Entries taken from a collection:
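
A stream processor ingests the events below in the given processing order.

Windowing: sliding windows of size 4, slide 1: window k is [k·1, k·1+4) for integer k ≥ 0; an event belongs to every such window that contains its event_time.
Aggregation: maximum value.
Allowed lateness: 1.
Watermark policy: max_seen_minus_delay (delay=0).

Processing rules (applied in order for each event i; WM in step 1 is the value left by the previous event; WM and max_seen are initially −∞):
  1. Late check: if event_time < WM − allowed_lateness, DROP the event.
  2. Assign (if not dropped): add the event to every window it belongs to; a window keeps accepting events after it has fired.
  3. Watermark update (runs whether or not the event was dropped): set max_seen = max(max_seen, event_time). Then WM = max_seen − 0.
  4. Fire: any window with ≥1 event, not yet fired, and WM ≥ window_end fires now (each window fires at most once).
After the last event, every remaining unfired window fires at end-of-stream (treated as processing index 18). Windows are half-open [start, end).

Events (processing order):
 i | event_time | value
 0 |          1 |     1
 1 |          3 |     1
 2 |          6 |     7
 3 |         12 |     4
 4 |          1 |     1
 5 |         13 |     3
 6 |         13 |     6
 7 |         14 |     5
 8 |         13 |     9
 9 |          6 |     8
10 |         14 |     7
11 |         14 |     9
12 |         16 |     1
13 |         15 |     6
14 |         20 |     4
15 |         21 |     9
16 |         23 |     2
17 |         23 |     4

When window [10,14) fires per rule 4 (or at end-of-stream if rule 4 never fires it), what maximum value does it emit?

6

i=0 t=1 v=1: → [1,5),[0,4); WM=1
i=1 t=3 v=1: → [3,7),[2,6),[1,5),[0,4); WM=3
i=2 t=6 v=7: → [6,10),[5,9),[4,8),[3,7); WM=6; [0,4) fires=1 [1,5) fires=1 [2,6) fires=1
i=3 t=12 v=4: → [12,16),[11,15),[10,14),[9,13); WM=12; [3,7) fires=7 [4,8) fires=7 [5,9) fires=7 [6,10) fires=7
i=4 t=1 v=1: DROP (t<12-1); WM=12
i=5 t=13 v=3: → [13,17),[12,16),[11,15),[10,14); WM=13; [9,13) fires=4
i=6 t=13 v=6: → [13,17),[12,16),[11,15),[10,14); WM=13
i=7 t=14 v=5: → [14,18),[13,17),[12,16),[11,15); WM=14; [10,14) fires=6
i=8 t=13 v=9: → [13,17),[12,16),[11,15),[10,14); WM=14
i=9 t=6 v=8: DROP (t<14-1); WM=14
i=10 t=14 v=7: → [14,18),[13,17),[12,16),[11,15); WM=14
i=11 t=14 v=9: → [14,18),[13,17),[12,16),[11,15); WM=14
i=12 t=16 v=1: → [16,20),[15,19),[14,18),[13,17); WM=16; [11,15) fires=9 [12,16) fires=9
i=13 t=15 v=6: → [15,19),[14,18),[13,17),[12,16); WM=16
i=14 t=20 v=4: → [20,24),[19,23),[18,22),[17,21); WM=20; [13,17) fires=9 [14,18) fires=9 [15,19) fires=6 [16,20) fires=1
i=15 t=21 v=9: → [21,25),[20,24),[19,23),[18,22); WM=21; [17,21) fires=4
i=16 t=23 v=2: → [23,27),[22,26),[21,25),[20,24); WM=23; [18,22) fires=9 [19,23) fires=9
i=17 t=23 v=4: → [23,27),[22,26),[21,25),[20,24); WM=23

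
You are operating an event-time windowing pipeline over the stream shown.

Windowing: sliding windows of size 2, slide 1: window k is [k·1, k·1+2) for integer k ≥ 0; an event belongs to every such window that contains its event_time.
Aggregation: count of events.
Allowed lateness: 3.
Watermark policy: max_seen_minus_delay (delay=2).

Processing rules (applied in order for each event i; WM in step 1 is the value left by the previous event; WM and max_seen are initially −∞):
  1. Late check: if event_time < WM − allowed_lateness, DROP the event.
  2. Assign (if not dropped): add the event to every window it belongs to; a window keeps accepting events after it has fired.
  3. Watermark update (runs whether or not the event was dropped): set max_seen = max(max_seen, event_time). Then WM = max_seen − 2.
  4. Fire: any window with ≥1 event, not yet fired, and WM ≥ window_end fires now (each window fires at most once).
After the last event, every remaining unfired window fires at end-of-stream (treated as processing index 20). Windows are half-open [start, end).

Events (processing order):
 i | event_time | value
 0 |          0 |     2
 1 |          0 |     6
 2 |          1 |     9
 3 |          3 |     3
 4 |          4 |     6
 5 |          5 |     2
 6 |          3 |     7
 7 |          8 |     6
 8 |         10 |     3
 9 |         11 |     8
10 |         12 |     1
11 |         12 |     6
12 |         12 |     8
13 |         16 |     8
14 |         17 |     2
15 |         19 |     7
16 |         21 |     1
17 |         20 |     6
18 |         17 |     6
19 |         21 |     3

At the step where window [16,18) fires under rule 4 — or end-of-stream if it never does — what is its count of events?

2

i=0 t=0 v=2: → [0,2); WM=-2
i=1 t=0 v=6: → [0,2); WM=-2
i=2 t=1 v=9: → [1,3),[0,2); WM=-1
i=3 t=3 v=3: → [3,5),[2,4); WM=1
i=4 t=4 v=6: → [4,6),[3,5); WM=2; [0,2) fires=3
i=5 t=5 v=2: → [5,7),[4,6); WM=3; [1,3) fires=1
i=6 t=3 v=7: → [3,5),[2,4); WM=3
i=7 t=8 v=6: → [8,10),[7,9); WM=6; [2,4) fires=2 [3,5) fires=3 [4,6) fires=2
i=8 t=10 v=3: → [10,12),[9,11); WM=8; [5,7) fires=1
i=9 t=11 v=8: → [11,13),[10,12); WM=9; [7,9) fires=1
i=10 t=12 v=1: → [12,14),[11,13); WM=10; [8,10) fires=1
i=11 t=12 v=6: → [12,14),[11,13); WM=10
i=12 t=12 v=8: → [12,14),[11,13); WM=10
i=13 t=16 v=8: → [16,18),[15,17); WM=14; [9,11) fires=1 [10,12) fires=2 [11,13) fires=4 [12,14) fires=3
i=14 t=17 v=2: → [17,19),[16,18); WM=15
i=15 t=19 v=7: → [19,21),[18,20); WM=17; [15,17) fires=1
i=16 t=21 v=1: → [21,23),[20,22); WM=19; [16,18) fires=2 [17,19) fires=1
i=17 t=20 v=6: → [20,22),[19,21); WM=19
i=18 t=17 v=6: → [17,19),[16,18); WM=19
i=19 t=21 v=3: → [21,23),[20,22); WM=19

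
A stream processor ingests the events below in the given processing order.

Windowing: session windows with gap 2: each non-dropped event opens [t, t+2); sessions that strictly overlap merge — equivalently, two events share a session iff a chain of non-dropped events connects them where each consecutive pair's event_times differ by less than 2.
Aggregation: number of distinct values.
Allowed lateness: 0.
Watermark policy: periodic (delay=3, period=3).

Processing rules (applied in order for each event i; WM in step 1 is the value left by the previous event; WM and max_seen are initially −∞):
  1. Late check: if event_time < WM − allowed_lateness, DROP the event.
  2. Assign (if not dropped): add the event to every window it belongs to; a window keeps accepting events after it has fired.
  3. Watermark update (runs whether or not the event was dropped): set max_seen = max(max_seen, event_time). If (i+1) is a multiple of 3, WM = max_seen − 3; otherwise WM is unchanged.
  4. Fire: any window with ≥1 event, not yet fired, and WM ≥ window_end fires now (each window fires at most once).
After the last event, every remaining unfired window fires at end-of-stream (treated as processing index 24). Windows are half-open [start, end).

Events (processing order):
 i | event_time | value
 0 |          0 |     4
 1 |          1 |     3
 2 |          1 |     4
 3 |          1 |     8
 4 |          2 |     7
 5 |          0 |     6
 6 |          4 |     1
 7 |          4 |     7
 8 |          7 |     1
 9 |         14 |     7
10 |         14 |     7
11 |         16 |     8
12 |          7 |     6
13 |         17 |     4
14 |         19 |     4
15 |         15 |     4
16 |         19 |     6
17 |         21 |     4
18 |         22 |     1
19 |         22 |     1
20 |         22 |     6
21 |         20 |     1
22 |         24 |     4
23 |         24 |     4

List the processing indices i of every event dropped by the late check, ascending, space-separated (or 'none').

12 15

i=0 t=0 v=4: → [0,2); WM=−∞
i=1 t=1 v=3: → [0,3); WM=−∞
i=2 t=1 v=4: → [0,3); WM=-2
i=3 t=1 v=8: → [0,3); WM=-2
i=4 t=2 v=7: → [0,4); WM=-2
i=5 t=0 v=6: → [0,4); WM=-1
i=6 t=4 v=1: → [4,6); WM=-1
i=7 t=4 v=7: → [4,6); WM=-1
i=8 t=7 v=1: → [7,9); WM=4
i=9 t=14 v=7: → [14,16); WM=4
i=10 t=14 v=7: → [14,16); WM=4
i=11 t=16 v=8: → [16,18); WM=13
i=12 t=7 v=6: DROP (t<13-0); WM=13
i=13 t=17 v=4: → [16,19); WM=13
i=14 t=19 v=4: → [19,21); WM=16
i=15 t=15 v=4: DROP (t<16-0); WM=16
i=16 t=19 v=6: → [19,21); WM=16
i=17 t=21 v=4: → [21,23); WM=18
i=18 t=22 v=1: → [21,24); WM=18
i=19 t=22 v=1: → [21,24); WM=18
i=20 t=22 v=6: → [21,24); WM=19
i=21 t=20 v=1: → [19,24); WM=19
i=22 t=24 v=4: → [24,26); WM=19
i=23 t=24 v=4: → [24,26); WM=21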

Description of the task -
Please go line by line through the records above, copying each one that holds the string "unfired".

Exercise output -
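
After the last event, every remaining unfired window fires at end-of-stream (treated as processing index 18). Windows are half-open [start, end).
After the last event, every remaining unfired window fires at end-of-stream (treated as processing index 20). Windows are half-open [start, end).
After the last event, every remaining unfired window fires at end-of-stream (treated as processing index 24). Windows are half-open [start, end).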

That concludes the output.